BEGIN Input
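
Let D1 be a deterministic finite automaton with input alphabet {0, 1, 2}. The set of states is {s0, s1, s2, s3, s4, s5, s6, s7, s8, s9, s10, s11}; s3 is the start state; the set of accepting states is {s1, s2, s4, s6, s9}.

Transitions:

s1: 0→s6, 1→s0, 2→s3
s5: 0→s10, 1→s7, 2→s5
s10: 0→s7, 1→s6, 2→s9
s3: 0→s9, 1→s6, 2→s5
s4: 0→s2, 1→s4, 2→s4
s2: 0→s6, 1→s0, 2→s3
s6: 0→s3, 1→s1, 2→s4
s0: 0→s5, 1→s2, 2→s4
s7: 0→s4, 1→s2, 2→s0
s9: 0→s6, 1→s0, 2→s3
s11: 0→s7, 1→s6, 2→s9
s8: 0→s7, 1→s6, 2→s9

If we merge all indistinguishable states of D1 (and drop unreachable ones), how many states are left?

8

First remove the unreachable states {s8,s11}; 10 states remain.
Start with accepting vs non-accepting: {s1,s2,s4,s6,s9} | {s0,s3,s5,s7,s10}.
Refine {s1,s2,s4,s6,s9} on symbol 0: members go to different blocks, giving {s1,s2,s4,s9} and {s6}.
Split {s1,s2,s4,s9} by δ(·,0) → {s1,s2,s9} and {s4}.
Refine {s0,s3,s5,s7,s10} on symbol 0: members go to different blocks, giving {s0,s5,s10} and {s3} and {s7}.
Refine {s0,s5,s10} on symbol 0: members go to different blocks, giving {s0,s5} and {s10}.
On input 0, block {s0,s5} splits into {s0} and {s5}.
No further refinement is possible. Final partition (8 blocks): {s1,s2,s9} | {s0} | {s6} | {s4} | {s3} | {s7} | {s10} | {s5}.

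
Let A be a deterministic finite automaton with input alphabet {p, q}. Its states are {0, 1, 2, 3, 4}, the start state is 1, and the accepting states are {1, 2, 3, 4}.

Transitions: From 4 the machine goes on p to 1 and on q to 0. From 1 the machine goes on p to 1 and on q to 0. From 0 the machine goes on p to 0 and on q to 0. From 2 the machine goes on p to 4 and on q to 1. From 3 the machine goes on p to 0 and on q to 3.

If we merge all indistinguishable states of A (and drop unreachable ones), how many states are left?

Reachable states from the start: {0,1}. Unreachable: {2,3,4} — drop them.
Start with accepting vs non-accepting: {1} | {0}.
No further refinement is possible. Final partition (2 blocks): {1} | {0}.

2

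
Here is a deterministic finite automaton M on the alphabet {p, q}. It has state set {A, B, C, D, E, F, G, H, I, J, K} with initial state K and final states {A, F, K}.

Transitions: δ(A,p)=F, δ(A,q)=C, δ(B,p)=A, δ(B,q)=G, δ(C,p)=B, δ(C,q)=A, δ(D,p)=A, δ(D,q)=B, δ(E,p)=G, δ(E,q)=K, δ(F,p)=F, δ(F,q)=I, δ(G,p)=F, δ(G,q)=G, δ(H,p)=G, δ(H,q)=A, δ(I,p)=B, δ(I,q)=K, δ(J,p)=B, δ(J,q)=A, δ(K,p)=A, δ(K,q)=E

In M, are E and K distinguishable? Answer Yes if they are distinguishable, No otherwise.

Reachable states from the start: {A,B,C,E,F,G,I,K}. Unreachable: {D,H,J} — drop them.
Initial partition by acceptance: {A,F,K} | {B,C,E,G,I}.
Refine {B,C,E,G,I} on symbol p: members go to different blocks, giving {C,E,I} and {B,G}.
Stable partition: {A,F,K} | {C,E,I} | {B,G} — 3 equivalence classes.
E and K end up in different blocks, so they are distinguishable. For instance, the string 'ε' is accepted from only K.

Yes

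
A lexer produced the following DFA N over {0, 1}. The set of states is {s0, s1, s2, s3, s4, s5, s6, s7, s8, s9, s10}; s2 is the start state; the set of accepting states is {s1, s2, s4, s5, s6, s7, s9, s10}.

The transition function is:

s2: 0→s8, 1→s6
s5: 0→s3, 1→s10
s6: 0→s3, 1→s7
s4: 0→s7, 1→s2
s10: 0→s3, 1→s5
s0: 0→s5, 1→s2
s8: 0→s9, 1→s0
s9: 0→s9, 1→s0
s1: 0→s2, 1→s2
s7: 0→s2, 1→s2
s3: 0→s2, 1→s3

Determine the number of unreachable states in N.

BFS from s2 reaches {s0, s2, s3, s5, s6, s7, s8, s9, s10}; the 2 state(s) s1, s4 are never visited.

2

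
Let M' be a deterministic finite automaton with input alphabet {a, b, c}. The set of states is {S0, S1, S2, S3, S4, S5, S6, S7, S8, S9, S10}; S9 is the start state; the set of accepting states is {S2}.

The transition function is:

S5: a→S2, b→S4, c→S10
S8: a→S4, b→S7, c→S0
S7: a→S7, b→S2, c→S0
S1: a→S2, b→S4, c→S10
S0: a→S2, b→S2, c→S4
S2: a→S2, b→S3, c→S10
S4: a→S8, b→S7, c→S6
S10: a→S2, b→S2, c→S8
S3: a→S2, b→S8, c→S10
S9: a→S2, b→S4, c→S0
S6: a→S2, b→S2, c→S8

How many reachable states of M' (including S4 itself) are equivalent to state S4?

States {S1,S5} cannot be reached from the start state, so discard them.
P0 = {S2} | {S0,S3,S4,S6,S7,S8,S9,S10}.
Refine {S0,S3,S4,S6,S7,S8,S9,S10} on symbol a: members go to different blocks, giving {S0,S3,S6,S9,S10} and {S4,S7,S8}.
Split {S0,S3,S6,S9,S10} by δ(·,b) → {S0,S6,S10} and {S3,S9}.
Split {S4,S7,S8} by δ(·,b) → {S4,S8} and {S7}.
No further refinement is possible. Final partition (5 blocks): {S2} | {S0,S6,S10} | {S4,S8} | {S3,S9} | {S7}.
State S4 belongs to the block {S4,S8}, which has 2 states.

2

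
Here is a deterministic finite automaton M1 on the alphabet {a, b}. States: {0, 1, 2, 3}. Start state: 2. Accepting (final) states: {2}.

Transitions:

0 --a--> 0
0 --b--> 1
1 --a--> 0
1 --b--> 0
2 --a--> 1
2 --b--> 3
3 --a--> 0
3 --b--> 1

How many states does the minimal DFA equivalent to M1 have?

2

Initial partition by acceptance: {2} | {0,1,3}.
Stable partition: {2} | {0,1,3} — 2 equivalence classes.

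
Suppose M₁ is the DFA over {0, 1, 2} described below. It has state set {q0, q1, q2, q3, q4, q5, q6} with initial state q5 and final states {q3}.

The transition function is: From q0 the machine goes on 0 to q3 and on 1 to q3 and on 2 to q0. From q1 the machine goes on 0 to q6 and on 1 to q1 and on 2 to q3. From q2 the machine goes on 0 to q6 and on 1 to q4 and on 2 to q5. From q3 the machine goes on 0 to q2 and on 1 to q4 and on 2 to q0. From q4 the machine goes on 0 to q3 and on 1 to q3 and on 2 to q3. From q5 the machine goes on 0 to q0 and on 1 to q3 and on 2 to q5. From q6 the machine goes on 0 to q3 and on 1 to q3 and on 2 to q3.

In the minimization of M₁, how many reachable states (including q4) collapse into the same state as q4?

Reachable states from the start: {q0,q2,q3,q4,q5,q6}. Unreachable: {q1} — drop them.
Start with accepting vs non-accepting: {q3} | {q0,q2,q4,q5,q6}.
Refine {q0,q2,q4,q5,q6} on symbol 0: members go to different blocks, giving {q0,q4,q6} and {q2,q5}.
Refine {q0,q4,q6} on symbol 2: members go to different blocks, giving {q4,q6} and {q0}.
On input 0, block {q2,q5} splits into {q2} and {q5}.
The partition is now stable with 5 blocks: {q3} | {q4,q6} | {q2} | {q0} | {q5}.
State q4 belongs to the block {q4,q6}, which has 2 states.

2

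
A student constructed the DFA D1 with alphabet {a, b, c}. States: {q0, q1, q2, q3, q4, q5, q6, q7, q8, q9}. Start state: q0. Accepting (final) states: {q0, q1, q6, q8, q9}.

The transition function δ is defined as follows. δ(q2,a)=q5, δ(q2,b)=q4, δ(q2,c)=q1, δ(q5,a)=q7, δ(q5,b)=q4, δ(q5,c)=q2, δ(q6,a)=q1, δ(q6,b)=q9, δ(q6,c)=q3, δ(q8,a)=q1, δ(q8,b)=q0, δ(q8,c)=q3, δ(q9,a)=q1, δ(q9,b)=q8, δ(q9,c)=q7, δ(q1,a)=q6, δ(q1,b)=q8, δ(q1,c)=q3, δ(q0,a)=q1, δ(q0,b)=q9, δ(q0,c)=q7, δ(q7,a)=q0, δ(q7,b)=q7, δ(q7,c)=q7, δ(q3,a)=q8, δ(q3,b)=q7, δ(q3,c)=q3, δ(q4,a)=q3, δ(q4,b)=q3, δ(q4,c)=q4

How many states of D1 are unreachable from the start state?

BFS from q0 reaches {q0, q1, q3, q6, q7, q8, q9}; the 3 state(s) q2, q4, q5 are never visited.

3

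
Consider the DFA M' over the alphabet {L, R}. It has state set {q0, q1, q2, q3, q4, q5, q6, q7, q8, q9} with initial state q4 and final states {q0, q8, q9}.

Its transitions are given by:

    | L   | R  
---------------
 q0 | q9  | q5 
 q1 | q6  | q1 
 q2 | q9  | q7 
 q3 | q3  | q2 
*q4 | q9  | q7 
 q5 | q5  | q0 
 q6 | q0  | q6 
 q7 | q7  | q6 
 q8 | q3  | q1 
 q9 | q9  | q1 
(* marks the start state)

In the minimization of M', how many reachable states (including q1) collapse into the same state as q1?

1

States {q2,q3,q8} cannot be reached from the start state, so discard them.
P0 = {q0,q9} | {q1,q4,q5,q6,q7}.
Refine {q1,q4,q5,q6,q7} on symbol L: members go to different blocks, giving {q1,q5,q7} and {q4,q6}.
Split {q1,q5,q7} by δ(·,L) → {q5,q7} and {q1}.
Refine {q0,q9} on symbol R: members go to different blocks, giving {q0} and {q9}.
Refine {q5,q7} on symbol R: members go to different blocks, giving {q5} and {q7}.
Split {q4,q6} by δ(·,L) → {q4} and {q6}.
No further refinement is possible. Final partition (7 blocks): {q0} | {q5} | {q4} | {q1} | {q9} | {q7} | {q6}.
The equivalence class containing q1 is {q1}, of size 1.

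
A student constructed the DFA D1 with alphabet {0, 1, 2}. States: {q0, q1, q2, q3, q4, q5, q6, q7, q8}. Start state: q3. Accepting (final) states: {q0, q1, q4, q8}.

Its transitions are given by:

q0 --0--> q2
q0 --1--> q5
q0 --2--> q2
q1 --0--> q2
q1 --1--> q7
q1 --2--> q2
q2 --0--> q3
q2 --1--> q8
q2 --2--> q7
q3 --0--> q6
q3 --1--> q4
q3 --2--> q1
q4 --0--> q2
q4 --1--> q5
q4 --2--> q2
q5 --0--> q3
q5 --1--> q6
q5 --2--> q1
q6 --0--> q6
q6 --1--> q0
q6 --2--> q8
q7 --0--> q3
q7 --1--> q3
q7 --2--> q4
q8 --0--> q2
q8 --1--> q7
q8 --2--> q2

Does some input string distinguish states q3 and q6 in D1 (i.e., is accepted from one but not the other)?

P0 = {q0,q1,q4,q8} | {q2,q3,q5,q6,q7}.
On input 1, block {q2,q3,q5,q6,q7} splits into {q2,q3,q6} and {q5,q7}.
On input 2, block {q2,q3,q6} splits into {q3,q6} and {q2}.
Stable partition: {q0,q1,q4,q8} | {q3,q6} | {q5,q7} | {q2} — 4 equivalence classes.
q3 and q6 lie in the same block of the stable partition, so they are equivalent — no string distinguishes them.

No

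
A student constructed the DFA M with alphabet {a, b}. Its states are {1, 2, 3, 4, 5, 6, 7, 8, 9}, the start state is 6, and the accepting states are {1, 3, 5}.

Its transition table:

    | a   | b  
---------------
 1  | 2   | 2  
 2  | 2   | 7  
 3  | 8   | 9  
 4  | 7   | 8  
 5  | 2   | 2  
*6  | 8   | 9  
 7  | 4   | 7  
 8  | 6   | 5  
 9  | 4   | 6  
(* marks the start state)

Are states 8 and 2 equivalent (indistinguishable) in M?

No

First remove the unreachable states {1,3}; 7 states remain.
Initial partition by acceptance: {5} | {2,4,6,7,8,9}.
Split {2,4,6,7,8,9} by δ(·,b) → {2,4,6,7,9} and {8}.
Split {2,4,6,7,9} by δ(·,a) → {2,4,7,9} and {6}.
Refine {2,4,7,9} on symbol b: members go to different blocks, giving {2,7} and {4} and {9}.
Refine {2,7} on symbol a: members go to different blocks, giving {2} and {7}.
The partition is now stable with 7 blocks: {5} | {2} | {8} | {6} | {4} | {9} | {7}.
8 and 2 end up in different blocks, so they are distinguishable. For instance, the string 'b' is accepted from only 8.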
END Input
Work task
From the records above, transcribe without alteration every line from the one with "q3 --1--> q4" to the one with "q8 --2--> q2", inclusive.

Expected answer
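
q3 --1--> q4
q3 --2--> q1
q4 --0--> q2
q4 --1--> q5
q4 --2--> q2
q5 --0--> q3
q5 --1--> q6
q5 --2--> q1
q6 --0--> q6
q6 --1--> q0
q6 --2--> q8
q7 --0--> q3
q7 --1--> q3
q7 --2--> q4
q8 --0--> q2
q8 --1--> q7
q8 --2--> q2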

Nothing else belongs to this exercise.